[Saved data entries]
- - - - - - -
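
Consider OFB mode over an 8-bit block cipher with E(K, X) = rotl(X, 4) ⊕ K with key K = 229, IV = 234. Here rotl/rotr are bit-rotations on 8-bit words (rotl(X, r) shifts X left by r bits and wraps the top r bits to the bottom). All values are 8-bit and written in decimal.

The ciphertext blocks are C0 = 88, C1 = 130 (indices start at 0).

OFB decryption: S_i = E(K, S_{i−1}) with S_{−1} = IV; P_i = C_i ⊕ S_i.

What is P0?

P0: S = E(K, 234) = 75; 88 ⊕ 75 = 19.

P0 = 19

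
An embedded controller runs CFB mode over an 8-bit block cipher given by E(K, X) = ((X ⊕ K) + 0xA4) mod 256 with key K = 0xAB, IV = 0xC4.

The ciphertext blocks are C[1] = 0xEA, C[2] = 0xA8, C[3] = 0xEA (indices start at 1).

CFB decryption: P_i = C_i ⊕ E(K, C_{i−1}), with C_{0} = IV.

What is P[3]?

P[3]: E(K, 0xA8) = 0xA7; 0xEA ⊕ 0xA7 = 0x4D.

P[3] = 0x4D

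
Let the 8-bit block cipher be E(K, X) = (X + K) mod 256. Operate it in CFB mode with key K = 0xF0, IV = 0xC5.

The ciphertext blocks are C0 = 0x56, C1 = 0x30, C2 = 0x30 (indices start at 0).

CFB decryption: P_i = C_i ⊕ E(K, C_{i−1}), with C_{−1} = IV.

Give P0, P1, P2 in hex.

P0 = 0xE3, P1 = 0x76, P2 = 0x10

P0: E(K, 0xC5) = 0xB5; 0x56 ⊕ 0xB5 = 0xE3.
P1: E(K, 0x56) = 0x46; 0x30 ⊕ 0x46 = 0x76.
P2: E(K, 0x30) = 0x20; 0x30 ⊕ 0x20 = 0x10.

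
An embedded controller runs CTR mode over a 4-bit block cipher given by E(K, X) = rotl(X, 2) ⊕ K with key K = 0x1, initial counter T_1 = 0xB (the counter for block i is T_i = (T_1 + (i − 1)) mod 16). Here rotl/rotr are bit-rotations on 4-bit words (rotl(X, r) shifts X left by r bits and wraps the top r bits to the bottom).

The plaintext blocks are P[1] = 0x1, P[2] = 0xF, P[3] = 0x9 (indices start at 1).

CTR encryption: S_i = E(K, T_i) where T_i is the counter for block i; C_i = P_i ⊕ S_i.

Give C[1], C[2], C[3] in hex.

C[1]: T = 0xB, S = E(K, T) = 0xF; 0x1 ⊕ 0xF = 0xE.
C[2]: T = 0xC, S = E(K, T) = 0x2; 0xF ⊕ 0x2 = 0xD.
C[3]: T = 0xD, S = E(K, T) = 0x6; 0x9 ⊕ 0x6 = 0xF.

C[1] = 0xE, C[2] = 0xD, C[3] = 0xF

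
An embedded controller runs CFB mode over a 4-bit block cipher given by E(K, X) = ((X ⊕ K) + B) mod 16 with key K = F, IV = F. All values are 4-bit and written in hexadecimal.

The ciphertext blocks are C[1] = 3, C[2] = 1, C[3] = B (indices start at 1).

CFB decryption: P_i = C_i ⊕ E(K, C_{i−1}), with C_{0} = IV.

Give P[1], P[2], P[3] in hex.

P[1]: E(K, F) = B; 3 ⊕ B = 8.
P[2]: E(K, 3) = 7; 1 ⊕ 7 = 6.
P[3]: E(K, 1) = 9; B ⊕ 9 = 2.

P[1] = 8, P[2] = 6, P[3] = 2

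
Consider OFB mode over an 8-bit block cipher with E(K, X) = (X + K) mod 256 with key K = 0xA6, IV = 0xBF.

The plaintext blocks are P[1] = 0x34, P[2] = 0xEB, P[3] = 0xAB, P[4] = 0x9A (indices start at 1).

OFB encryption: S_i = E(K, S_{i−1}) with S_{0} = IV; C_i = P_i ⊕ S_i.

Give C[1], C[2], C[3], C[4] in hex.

C[1]: S = E(K, 0xBF) = 0x65; 0x34 ⊕ 0x65 = 0x51.
C[2]: S = E(K, 0x65) = 0x0B; 0xEB ⊕ 0x0B = 0xE0.
C[3]: S = E(K, 0x0B) = 0xB1; 0xAB ⊕ 0xB1 = 0x1A.
C[4]: S = E(K, 0xB1) = 0x57; 0x9A ⊕ 0x57 = 0xCD.

C[1] = 0x51, C[2] = 0xE0, C[3] = 0x1A, C[4] = 0xCD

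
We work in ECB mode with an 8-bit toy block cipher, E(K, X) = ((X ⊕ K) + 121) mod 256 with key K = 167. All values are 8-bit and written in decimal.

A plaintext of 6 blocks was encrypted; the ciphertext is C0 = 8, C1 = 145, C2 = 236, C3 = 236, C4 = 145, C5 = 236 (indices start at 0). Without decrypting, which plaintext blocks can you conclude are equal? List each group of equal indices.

ECB encrypts each block independently with the same key, so equal ciphertext blocks imply equal plaintext blocks.
C1 = C4 = 145, so P1 = P4.
C2 = C3 = C5 = 236, so P2 = P3 = P5.

P1 = P4; P2 = P3 = P5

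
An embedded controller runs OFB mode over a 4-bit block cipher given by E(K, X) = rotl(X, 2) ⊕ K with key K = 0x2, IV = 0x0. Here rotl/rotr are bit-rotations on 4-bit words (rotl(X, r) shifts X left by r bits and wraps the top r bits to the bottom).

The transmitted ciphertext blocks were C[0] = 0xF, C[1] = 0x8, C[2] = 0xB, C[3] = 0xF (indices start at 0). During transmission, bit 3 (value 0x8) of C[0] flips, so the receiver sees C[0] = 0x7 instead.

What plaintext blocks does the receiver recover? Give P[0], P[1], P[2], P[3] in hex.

OFB decryption: S_i = E(K, S_{i−1}) with S_{−1} = IV; P_i = C_i ⊕ S_i.
Only C[0] changed, to 0x7. In OFB, a change in C_i flips the same bit in P_i only; the keystream is unaffected. Decrypting the received ciphertext:
P[0]: S = E(K, 0x0) = 0x2; 0x7 ⊕ 0x2 = 0x5.
P[1]: S = E(K, 0x2) = 0xA; 0x8 ⊕ 0xA = 0x2.
P[2]: S = E(K, 0xA) = 0x8; 0xB ⊕ 0x8 = 0x3.
P[3]: S = E(K, 0x8) = 0x0; 0xF ⊕ 0x0 = 0xF.
Blocks that differ from the original plaintext: P[0].

P[0] = 0x5, P[1] = 0x2, P[2] = 0x3, P[3] = 0xF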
- - - - - - -
## Work to complete
Search the entries for lines with the string "bottom", then report their number alone.

## Result
3